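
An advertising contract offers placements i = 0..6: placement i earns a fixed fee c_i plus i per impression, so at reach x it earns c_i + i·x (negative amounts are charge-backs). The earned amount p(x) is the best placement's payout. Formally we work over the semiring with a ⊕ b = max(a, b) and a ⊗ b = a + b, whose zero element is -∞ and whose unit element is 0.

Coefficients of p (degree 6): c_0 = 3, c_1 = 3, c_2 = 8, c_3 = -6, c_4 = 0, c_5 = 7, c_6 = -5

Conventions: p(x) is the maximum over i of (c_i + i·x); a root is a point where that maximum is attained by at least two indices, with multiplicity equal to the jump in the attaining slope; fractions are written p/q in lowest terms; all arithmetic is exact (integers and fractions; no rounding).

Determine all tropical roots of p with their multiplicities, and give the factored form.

hull edge (i=0, c=3) to (i=2, c=8): slope 5/2, span 2
hull edge (i=2, c=8) to (i=5, c=7): slope -1/3, span 3
hull edge (i=5, c=7) to (i=6, c=-5): slope -12, span 1
Factored form: p(x) = -5 ⊗ (x ⊕ (-5/2)) ⊗ (x ⊕ (-5/2)) ⊗ (x ⊕ 1/3) ⊗ (x ⊕ 1/3) ⊗ (x ⊕ 1/3) ⊗ (x ⊕ 12)
Answer: roots = -5/2 (mult 2), 1/3 (mult 3), 12 (mult 1)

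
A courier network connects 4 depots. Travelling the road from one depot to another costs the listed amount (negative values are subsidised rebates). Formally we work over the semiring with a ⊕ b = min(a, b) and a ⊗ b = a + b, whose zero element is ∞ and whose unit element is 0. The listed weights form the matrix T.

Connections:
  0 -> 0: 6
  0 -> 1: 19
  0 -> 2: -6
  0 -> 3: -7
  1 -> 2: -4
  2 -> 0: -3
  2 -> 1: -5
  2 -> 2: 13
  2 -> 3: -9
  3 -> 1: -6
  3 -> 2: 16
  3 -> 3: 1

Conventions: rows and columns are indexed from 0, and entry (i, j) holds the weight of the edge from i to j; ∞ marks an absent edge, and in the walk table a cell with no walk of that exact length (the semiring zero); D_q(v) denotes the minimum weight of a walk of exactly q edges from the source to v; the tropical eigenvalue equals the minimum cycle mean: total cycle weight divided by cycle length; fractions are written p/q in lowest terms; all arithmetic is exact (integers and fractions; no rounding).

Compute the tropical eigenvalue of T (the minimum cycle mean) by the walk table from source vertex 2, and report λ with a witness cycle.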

WHAT TO PRODUCE: Exact copies of every record are required, so retype them in full.

EXPECTED ANSWER:
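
An advertising contract offers placements i = 0..6: placement i earns a fixed fee c_i plus i per impression, so at reach x it earns c_i + i·x (negative amounts are charge-backs). The earned amount p(x) is the best placement's payout. Formally we work over the semiring with a ⊕ b = max(a, b) and a ⊗ b = a + b, whose zero element is -∞ and whose unit element is 0.

Coefficients of p (degree 6): c_0 = 3, c_1 = 3, c_2 = 8, c_3 = -6, c_4 = 0, c_5 = 7, c_6 = -5

Conventions: p(x) is the maximum over i of (c_i + i·x); a root is a point where that maximum is attained by at least two indices, with multiplicity equal to the jump in the attaining slope; fractions are written p/q in lowest terms; all arithmetic is exact (integers and fractions; no rounding).

Determine all tropical roots of p with their multiplicities, and give the factored form.

hull edge (i=0, c=3) to (i=2, c=8): slope 5/2, span 2
hull edge (i=2, c=8) to (i=5, c=7): slope -1/3, span 3
hull edge (i=5, c=7) to (i=6, c=-5): slope -12, span 1
Factored form: p(x) = -5 ⊗ (x ⊕ (-5/2)) ⊗ (x ⊕ (-5/2)) ⊗ (x ⊕ 1/3) ⊗ (x ⊕ 1/3) ⊗ (x ⊕ 1/3) ⊗ (x ⊕ 12)
Answer: roots = -5/2 (mult 2), 1/3 (mult 3), 12 (mult 1)

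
A courier network connects 4 depots. Travelling the road from one depot to another costs the listed amount (negative values are subsidised rebates). Formally we work over the semiring with a ⊕ b = min(a, b) and a ⊗ b = a + b, whose zero element is ∞ and whose unit element is 0. The listed weights form the matrix T.

Connections:
  0 -> 0: 6
  0 -> 1: 19
  0 -> 2: -6
  0 -> 3: -7
  1 -> 2: -4
  2 -> 0: -3
  2 -> 1: -5
  2 -> 2: 13
  2 -> 3: -9
  3 -> 1: -6
  3 -> 2: 16
  3 -> 3: 1

Conventions: rows and columns are indexed from 0, and entry (i, j) holds the weight of the edge from i to j; ∞ marks an absent edge, and in the walk table a cell with no walk of that exact length (the semiring zero); D_q(v) denotes the minimum weight of a walk of exactly q edges from the source to v; the tropical eigenvalue equals the minimum cycle mean: total cycle weight divided by cycle length; fractions are written p/q in lowest terms; all arithmetic is exact (integers and fractions; no rounding).

Compute the tropical eigenvalue of T (the minimum cycle mean) by the walk table from source vertex 2, and report λ with a witness cycle.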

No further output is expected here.